Return the data that follows, keeping every word and mark unchanged.

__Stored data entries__
# # #

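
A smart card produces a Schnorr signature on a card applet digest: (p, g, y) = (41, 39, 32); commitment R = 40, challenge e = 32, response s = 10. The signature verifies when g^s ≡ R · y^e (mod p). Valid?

yes

g^s mod p:
Squares mod 41: 39^1≡39, 39^2≡4, 39^4≡16, 39^8≡10
10 = 8 + 2, so 39^10 ≡ 10·4 ≡ 40 (mod 41)
R · y^e mod p:
Squares mod 41: 32^1≡32, 32^2≡40, 32^4≡1, 32^8≡1, 32^16≡1, 32^32≡1
32^32 ≡ 1 (mod 41)
40·1 = 40 ≡ 40 (mod 41)
40 ≡ 40 (mod 41); signature holds.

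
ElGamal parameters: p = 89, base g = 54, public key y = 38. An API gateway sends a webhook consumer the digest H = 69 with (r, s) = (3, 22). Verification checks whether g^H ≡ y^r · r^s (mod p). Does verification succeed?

Left side g^H mod p:
54^2 = 2916 ≡ 68
54^4 ≡ 68^2 = 4624 ≡ 85
54^8 ≡ 85^2 = 7225 ≡ 16
54^16 ≡ 16^2 = 256 ≡ 78
54^32 ≡ 78^2 = 6084 ≡ 32
54^64 ≡ 32^2 = 1024 ≡ 45
69 = 64 + 4 + 1, so 54^69 ≡ 45·85·54 ≡ 70 (mod 89)
Right side y^r · r^s mod p:
38^2 = 1444 ≡ 20
3 = 2 + 1, so 38^3 ≡ 20·38 ≡ 48 (mod 89)
3^2 = 9
3^4 ≡ 9^2 = 81
3^8 ≡ 81^2 = 6561 ≡ 64
3^16 ≡ 64^2 = 4096 ≡ 2
22 = 16 + 4 + 2, so 3^22 ≡ 2·81·9 ≡ 34 (mod 89)
48·34 = 1632 ≡ 30 (mod 89)
70 ≠ 30, so verification fails.

fails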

# # #

__Answer below__
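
A smart card produces a Schnorr signature on a card applet digest: (p, g, y) = (41, 39, 32); commitment R = 40, challenge e = 32, response s = 10. The signature verifies when g^s ≡ R · y^e (mod p). Valid?

yes

g^s mod p:
Squares mod 41: 39^1≡39, 39^2≡4, 39^4≡16, 39^8≡10
10 = 8 + 2, so 39^10 ≡ 10·4 ≡ 40 (mod 41)
R · y^e mod p:
Squares mod 41: 32^1≡32, 32^2≡40, 32^4≡1, 32^8≡1, 32^16≡1, 32^32≡1
32^32 ≡ 1 (mod 41)
40·1 = 40 ≡ 40 (mod 41)
40 ≡ 40 (mod 41); signature holds.

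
ElGamal parameters: p = 89, base g = 54, public key y = 38. An API gateway sends a webhook consumer the digest H = 69 with (r, s) = (3, 22). Verification checks whether g^H ≡ y^r · r^s (mod p). Does verification succeed?

Left side g^H mod p:
54^2 = 2916 ≡ 68
54^4 ≡ 68^2 = 4624 ≡ 85
54^8 ≡ 85^2 = 7225 ≡ 16
54^16 ≡ 16^2 = 256 ≡ 78
54^32 ≡ 78^2 = 6084 ≡ 32
54^64 ≡ 32^2 = 1024 ≡ 45
69 = 64 + 4 + 1, so 54^69 ≡ 45·85·54 ≡ 70 (mod 89)
Right side y^r · r^s mod p:
38^2 = 1444 ≡ 20
3 = 2 + 1, so 38^3 ≡ 20·38 ≡ 48 (mod 89)
3^2 = 9
3^4 ≡ 9^2 = 81
3^8 ≡ 81^2 = 6561 ≡ 64
3^16 ≡ 64^2 = 4096 ≡ 2
22 = 16 + 4 + 2, so 3^22 ≡ 2·81·9 ≡ 34 (mod 89)
48·34 = 1632 ≡ 30 (mod 89)
70 ≠ 30, so verification fails.

fails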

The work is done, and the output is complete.